> **Material provided**

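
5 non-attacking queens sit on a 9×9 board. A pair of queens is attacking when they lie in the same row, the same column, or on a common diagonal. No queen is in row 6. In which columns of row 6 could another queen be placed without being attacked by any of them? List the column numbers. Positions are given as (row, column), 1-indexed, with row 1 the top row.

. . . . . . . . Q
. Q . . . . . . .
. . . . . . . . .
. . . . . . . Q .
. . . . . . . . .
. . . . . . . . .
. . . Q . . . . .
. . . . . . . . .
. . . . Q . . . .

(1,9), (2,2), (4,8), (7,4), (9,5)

columns 1, 7

(1,9) attacks row 6 at column 9 and diagonals 4.
(2,2) attacks row 6 at column 2 and diagonals 6.
(4,8) attacks row 6 at column 8 and diagonals 6.
(7,4) attacks row 6 at column 4 and diagonals 3, 5.
(9,5) attacks row 6 at column 5 and diagonals 2, 8.
Attacked columns: {2, 3, 4, 5, 6, 8, 9}. Safe: {1, 7}.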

> **Your task**
Each line above is to be repeated exactly.

> **Completed task**
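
5 non-attacking queens sit on a 9×9 board. A pair of queens is attacking when they lie in the same row, the same column, or on a common diagonal. No queen is in row 6. In which columns of row 6 could another queen be placed without being attacked by any of them? List the column numbers. Positions are given as (row, column), 1-indexed, with row 1 the top row.

. . . . . . . . Q
. Q . . . . . . .
. . . . . . . . .
. . . . . . . Q .
. . . . . . . . .
. . . . . . . . .
. . . Q . . . . .
. . . . . . . . .
. . . . Q . . . .

(1,9), (2,2), (4,8), (7,4), (9,5)

columns 1, 7

(1,9) attacks row 6 at column 9 and diagonals 4.
(2,2) attacks row 6 at column 2 and diagonals 6.
(4,8) attacks row 6 at column 8 and diagonals 6.
(7,4) attacks row 6 at column 4 and diagonals 3, 5.
(9,5) attacks row 6 at column 5 and diagonals 2, 8.
Attacked columns: {2, 3, 4, 5, 6, 8, 9}. Safe: {1, 7}.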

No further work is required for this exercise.